▶ [Problem description]: Go through the data below and return each line containing the word "Commonwealth".

--*--

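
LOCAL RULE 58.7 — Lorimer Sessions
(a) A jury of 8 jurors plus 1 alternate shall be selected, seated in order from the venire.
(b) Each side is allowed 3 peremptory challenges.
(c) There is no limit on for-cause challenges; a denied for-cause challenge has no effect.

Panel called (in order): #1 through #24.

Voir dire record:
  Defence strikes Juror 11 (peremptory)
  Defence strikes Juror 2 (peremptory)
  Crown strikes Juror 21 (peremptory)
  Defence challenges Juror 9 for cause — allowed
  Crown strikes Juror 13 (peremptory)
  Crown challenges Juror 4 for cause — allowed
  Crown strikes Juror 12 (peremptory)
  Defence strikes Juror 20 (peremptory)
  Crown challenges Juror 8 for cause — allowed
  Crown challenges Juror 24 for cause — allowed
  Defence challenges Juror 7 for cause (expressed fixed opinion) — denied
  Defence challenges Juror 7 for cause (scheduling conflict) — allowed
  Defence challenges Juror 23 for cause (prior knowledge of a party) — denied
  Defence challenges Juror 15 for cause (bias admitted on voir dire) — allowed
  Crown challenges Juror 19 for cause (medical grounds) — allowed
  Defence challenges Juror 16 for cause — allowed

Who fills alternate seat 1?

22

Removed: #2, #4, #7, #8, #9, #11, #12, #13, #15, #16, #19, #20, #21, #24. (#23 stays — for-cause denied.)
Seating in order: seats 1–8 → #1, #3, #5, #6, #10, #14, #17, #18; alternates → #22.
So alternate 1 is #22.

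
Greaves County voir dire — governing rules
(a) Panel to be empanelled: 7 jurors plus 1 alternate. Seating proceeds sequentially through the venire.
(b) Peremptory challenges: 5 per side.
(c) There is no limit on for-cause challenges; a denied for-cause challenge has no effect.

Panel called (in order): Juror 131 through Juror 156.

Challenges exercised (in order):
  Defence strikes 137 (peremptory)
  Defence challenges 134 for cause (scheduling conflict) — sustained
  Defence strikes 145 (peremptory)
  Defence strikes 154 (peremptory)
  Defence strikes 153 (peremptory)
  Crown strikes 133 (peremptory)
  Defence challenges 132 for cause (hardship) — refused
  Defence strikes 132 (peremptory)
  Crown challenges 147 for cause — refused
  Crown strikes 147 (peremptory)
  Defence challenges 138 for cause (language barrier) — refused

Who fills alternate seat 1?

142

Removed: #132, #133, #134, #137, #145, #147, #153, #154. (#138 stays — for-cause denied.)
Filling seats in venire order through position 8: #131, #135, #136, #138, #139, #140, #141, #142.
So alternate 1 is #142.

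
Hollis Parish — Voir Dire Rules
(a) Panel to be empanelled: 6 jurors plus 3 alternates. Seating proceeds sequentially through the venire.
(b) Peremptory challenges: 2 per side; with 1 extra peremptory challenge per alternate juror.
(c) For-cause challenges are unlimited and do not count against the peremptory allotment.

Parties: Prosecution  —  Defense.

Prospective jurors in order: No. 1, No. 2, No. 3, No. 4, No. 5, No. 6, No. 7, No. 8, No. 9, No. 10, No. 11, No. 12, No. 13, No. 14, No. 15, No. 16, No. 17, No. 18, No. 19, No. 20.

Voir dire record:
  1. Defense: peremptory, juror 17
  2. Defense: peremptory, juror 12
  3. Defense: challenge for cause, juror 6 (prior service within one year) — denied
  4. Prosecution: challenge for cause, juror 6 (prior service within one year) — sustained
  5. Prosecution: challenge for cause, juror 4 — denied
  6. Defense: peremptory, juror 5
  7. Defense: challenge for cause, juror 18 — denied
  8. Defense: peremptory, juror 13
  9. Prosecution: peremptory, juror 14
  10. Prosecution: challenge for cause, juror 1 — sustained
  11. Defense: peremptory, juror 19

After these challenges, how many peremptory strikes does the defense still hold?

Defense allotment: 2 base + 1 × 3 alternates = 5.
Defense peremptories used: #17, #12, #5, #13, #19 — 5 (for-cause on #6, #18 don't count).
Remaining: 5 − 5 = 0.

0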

--*--

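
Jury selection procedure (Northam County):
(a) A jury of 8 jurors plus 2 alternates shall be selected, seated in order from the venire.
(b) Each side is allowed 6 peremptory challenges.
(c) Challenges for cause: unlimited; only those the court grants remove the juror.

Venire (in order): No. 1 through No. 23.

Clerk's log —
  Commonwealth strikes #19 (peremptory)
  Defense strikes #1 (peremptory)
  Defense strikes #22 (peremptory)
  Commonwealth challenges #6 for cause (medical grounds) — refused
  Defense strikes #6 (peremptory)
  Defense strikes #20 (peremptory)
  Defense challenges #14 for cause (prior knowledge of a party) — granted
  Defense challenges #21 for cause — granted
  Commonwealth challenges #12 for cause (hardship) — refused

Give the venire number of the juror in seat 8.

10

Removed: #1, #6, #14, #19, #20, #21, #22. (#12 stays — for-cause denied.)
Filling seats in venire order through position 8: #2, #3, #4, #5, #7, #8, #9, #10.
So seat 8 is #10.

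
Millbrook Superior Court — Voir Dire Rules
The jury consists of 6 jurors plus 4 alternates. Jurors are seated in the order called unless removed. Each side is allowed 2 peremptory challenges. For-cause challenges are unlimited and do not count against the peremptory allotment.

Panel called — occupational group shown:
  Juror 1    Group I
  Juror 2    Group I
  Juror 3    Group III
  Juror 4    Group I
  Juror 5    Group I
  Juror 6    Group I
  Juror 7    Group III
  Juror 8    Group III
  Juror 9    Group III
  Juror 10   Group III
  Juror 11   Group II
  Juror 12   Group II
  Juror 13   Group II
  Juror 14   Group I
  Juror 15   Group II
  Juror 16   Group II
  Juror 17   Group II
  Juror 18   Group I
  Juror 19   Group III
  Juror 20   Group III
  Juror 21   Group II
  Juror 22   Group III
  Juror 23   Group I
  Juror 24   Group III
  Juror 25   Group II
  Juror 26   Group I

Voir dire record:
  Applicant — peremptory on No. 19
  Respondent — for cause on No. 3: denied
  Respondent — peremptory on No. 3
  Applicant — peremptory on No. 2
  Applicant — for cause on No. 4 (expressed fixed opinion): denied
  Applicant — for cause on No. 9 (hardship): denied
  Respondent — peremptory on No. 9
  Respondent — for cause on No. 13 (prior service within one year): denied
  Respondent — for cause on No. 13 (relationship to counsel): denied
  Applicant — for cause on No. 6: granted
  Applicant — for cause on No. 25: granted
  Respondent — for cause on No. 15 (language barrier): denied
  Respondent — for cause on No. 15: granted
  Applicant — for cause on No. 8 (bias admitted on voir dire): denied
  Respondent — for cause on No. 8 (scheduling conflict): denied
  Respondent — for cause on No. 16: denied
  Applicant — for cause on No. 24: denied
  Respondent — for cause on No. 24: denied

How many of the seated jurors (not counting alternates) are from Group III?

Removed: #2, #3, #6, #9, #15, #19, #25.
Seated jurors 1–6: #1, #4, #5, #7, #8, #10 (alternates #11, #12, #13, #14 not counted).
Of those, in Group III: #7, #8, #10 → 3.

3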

--*--

▶ [Written response]:
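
  Commonwealth strikes #19 (peremptory)
  Commonwealth challenges #6 for cause (medical grounds) — refused
  Commonwealth challenges #12 for cause (hardship) — refused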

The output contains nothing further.